__About this task__. From the line that contains "A quality engineer" to the last line of the records below, retype each line exactly; leave out everything else.
[Opening Stored data section]
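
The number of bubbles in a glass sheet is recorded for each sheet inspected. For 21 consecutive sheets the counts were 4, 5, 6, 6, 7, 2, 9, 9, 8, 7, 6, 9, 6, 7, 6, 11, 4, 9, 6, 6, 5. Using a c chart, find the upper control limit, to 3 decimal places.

c̄ = (4 + 5 + 6 + 6 + 7 + 2 + 9 + 9 + 8 + 7 + 6 + 9 + 6 + 7 + 6 + 11 + 4 + 9 + 6 + 6 + 5) / 21 = 138 / 21 = 6.5714
UCL = c̄ + 3√c̄ = 6.5714 + 3 × √6.5714 = 6.5714 + 3 × 2.5635 = 14.2619

14.262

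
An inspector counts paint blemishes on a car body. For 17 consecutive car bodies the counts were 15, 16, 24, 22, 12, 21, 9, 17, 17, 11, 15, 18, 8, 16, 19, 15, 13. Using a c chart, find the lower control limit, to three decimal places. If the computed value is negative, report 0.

3.853

c̄ = (15 + 16 + 24 + 22 + 12 + 21 + 9 + 17 + 17 + 11 + 15 + 18 + 8 + 16 + 19 + 15 + 13) / 17 = 268 / 17 = 15.7647
LCL = c̄ − 3√c̄ = 15.7647 − 3 × 3.9705 = 3.8533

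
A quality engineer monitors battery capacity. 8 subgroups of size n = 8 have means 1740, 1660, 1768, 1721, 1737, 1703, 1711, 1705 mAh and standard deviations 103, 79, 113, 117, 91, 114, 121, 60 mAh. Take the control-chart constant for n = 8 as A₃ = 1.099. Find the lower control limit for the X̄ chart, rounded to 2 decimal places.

1608.50

X̄̄ = (1740 + 1660 + 1768 + 1721 + 1737 + 1703 + 1711 + 1705) / 8 = 1718.1250
s̄ = (103 + 79 + 113 + 117 + 91 + 114 + 121 + 60) / 8 = 99.7500
LCL = X̄̄ − A₃·s̄ = 1718.1250 − 1.099 × 99.7500 = 1608.4997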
[Closing Stored data section]
__Answer area__.
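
A quality engineer monitors battery capacity. 8 subgroups of size n = 8 have means 1740, 1660, 1768, 1721, 1737, 1703, 1711, 1705 mAh and standard deviations 103, 79, 113, 117, 91, 114, 121, 60 mAh. Take the control-chart constant for n = 8 as A₃ = 1.099. Find the lower control limit for the X̄ chart, rounded to 2 decimal places.

1608.50

X̄̄ = (1740 + 1660 + 1768 + 1721 + 1737 + 1703 + 1711 + 1705) / 8 = 1718.1250
s̄ = (103 + 79 + 113 + 117 + 91 + 114 + 121 + 60) / 8 = 99.7500
LCL = X̄̄ − A₃·s̄ = 1718.1250 − 1.099 × 99.7500 = 1608.4997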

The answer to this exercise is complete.